*** PROVIDED MATERIAL ***
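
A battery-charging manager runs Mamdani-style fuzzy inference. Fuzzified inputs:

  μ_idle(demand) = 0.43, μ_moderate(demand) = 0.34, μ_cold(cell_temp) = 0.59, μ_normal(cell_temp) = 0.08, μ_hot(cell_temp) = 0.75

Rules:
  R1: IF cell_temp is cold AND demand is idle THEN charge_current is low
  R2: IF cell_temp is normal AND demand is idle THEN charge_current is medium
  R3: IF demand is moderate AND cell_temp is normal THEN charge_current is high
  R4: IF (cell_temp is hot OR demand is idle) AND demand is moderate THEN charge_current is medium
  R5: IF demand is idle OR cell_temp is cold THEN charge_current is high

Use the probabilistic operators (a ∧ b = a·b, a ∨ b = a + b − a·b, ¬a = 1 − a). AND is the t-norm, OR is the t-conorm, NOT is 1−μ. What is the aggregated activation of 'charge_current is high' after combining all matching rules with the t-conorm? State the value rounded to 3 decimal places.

0.773

R1: cold=0.59, idle=0.43; AND[a·b] → w = 0.2537
R2: normal=0.08, idle=0.43; AND[a·b] → w = 0.0344
R3: moderate=0.34, normal=0.08; AND[a·b] → w = 0.0272
R4: (hot=0.75 OR idle=0.43) = 0.8575; AND[a·b] with moderate=0.34 → w = 0.2915
R5: idle=0.43, cold=0.59; OR[a + b − a·b] → w = 0.7663
Rules with consequent 'high': {R3, R5} → strengths 0.0272, 0.7663
Aggregate via t-conorm [a + b − a·b]: 0.7727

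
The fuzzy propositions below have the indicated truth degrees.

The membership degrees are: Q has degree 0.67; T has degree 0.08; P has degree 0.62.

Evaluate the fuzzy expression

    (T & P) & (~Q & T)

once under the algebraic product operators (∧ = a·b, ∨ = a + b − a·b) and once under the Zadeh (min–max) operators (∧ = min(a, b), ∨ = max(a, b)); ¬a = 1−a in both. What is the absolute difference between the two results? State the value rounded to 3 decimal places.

Under algebraic product:
  T & P = a·b on (0.0800, 0.6200) = 0.0496
  ~Q = 1 − 0.6700 = 0.3300
  ~Q & T = a·b on (0.3300, 0.0800) = 0.0264
  (T & P) & (~Q & T) = a·b on (0.0496, 0.0264) = 0.0013
  → value = 0.0013
Under Zadeh (min–max):
  T & P = min(a, b) on (0.08, 0.62) = 0.08
  ~Q = 1 − 0.67 = 0.33
  ~Q & T = min(a, b) on (0.33, 0.08) = 0.08
  (T & P) & (~Q & T) = min(a, b) on (0.08, 0.08) = 0.08
  → value = 0.0800
|0.0013 − 0.0800| = 0.079

0.079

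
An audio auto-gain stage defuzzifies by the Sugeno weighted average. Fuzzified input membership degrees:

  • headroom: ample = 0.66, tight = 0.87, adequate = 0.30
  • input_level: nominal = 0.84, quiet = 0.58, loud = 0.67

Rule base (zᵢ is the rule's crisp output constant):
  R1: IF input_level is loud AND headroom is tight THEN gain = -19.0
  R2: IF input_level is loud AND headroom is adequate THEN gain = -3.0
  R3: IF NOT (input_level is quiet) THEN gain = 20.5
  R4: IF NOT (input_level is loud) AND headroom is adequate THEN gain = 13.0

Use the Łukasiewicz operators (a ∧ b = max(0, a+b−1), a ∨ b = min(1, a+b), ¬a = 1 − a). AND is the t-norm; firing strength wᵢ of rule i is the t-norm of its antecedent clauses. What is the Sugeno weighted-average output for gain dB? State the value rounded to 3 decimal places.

R1 (z=-19.0): loud=0.67, tight=0.87; AND[max(0, a+b−1)] → w = 0.54
R2 (z=-3.0): loud=0.67, adequate=0.30; AND[max(0, a+b−1)] → w = 0.00
R3 (z=20.5): ¬quiet=1−0.58=0.42 → w = 0.42
R4 (z=13.0): ¬loud=1−0.67=0.33, adequate=0.30; AND[max(0, a+b−1)] → w = 0.00
Weighted average = (0.54·-19.0 + 0.00·-3.0 + 0.42·20.5 + 0.00·13.0) / (0.54 + 0.00 + 0.42 + 0.00)
  = -1.6500 / 0.9600 = -1.719

-1.719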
***
=== PROMPT ===
Using the entries above, give again each line from the one containing "Use the Łukasiewicz" through the last line, exactly and only those.

=== RESPONSE TO THIS EXERCISE ===
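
Use the Łukasiewicz operators (a ∧ b = max(0, a+b−1), a ∨ b = min(1, a+b), ¬a = 1 − a). AND is the t-norm; firing strength wᵢ of rule i is the t-norm of its antecedent clauses. What is the Sugeno weighted-average output for gain dB? State the value rounded to 3 decimal places.

R1 (z=-19.0): loud=0.67, tight=0.87; AND[max(0, a+b−1)] → w = 0.54
R2 (z=-3.0): loud=0.67, adequate=0.30; AND[max(0, a+b−1)] → w = 0.00
R3 (z=20.5): ¬quiet=1−0.58=0.42 → w = 0.42
R4 (z=13.0): ¬loud=1−0.67=0.33, adequate=0.30; AND[max(0, a+b−1)] → w = 0.00
Weighted average = (0.54·-19.0 + 0.00·-3.0 + 0.42·20.5 + 0.00·13.0) / (0.54 + 0.00 + 0.42 + 0.00)
  = -1.6500 / 0.9600 = -1.719

-1.719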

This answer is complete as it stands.